* [Listed records]

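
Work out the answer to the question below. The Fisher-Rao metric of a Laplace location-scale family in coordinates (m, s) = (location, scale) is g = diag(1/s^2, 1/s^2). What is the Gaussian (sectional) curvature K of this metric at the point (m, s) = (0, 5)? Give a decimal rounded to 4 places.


The metric has the form g = (A dm^2 + B ds^2)/s^2 with A = 1, B = 1.
Substitute u = sqrt(A/B)*m: g = B*(du^2 + ds^2)/s^2, i.e. B times the
Poincare upper half-plane metric, which has constant Gaussian curvature -1.
Scaling a 2D metric by a constant c divides the Gaussian curvature by c,
so K = -1/B = -1/(1) = -1.0000 everywhere (the point (m, s) = (0, 5) is irrelevant:
the curvature is constant).
The requested Gaussian curvature is K = -1.0000.

-1.0000


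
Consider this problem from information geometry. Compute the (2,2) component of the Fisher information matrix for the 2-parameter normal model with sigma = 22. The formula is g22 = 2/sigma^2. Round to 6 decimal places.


For the 2-parameter normal family, the Fisher metric has:
  g11 = 1/sigma^2, g22 = 2/sigma^2.
sigma = 22, sigma^2 = 484.
g22 = 0.004132

0.004132


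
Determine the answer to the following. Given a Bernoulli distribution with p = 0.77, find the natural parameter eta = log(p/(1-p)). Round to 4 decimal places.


Natural parameter for Bernoulli: eta = log(p/(1-p)).
p = 0.77, 1-p = 0.23.
p/(1-p) = 3.347826.
eta = log(3.347826) = 1.2083

1.2083


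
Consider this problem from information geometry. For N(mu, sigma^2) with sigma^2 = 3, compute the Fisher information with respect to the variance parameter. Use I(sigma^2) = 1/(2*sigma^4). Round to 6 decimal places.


Fisher information for variance: I(sigma^2) = 1/(2*sigma^4).
sigma^2 = 3, so sigma^4 = 9.
I = 1/(2*9) = 1/18 = 0.055556

0.055556


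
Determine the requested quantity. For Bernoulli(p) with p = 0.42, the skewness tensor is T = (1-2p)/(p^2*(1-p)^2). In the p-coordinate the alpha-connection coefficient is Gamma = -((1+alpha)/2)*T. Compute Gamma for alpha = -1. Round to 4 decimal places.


Skewness (Amari-Chentsov) tensor: T = (1-2p)/(p^2*(1-p)^2).
p = 0.42, 1-2p = 0.16, p^2 = 0.1764, (1-p)^2 = 0.3364.
T = 0.16/(0.1764 * 0.3364) = 2.696283.
In the p-coordinate, Gamma^(alpha) = Gamma^(0) - (alpha/2)*T with Gamma^(0) = (1/2)*g'(p) = -T/2,
so Gamma^(alpha) = -((1+alpha)/2)*T.
alpha = -1, -(1+alpha)/2 = 0.0.
Gamma = 0.0 * 2.696283 = 0.0000

0.0000


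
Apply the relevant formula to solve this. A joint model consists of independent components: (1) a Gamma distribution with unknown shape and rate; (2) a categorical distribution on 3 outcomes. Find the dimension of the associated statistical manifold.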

* [Problem to work on] Only the lines from the one holding "Determine the answer" through the end of the records should appear in the answer, each repeated exactly.

* [Exercise output]
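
Determine the answer to the following. Given a Bernoulli distribution with p = 0.77, find the natural parameter eta = log(p/(1-p)). Round to 4 decimal places.


Natural parameter for Bernoulli: eta = log(p/(1-p)).
p = 0.77, 1-p = 0.23.
p/(1-p) = 3.347826.
eta = log(3.347826) = 1.2083

1.2083


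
Consider this problem from information geometry. For N(mu, sigma^2) with sigma^2 = 3, compute the Fisher information with respect to the variance parameter. Use I(sigma^2) = 1/(2*sigma^4). Round to 6 decimal places.


Fisher information for variance: I(sigma^2) = 1/(2*sigma^4).
sigma^2 = 3, so sigma^4 = 9.
I = 1/(2*9) = 1/18 = 0.055556

0.055556


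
Determine the requested quantity. For Bernoulli(p) with p = 0.42, the skewness tensor is T = (1-2p)/(p^2*(1-p)^2). In the p-coordinate the alpha-connection coefficient is Gamma = -((1+alpha)/2)*T. Compute Gamma for alpha = -1. Round to 4 decimal places.


Skewness (Amari-Chentsov) tensor: T = (1-2p)/(p^2*(1-p)^2).
p = 0.42, 1-2p = 0.16, p^2 = 0.1764, (1-p)^2 = 0.3364.
T = 0.16/(0.1764 * 0.3364) = 2.696283.
In the p-coordinate, Gamma^(alpha) = Gamma^(0) - (alpha/2)*T with Gamma^(0) = (1/2)*g'(p) = -T/2,
so Gamma^(alpha) = -((1+alpha)/2)*T.
alpha = -1, -(1+alpha)/2 = 0.0.
Gamma = 0.0 * 2.696283 = 0.0000

0.0000


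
Apply the relevant formula to solve this. A joint model consists of independent components: (1) a Gamma distribution with unknown shape and rate; (2) a categorical distribution on 3 outcomes. Find the dimension of the associated statistical manifold.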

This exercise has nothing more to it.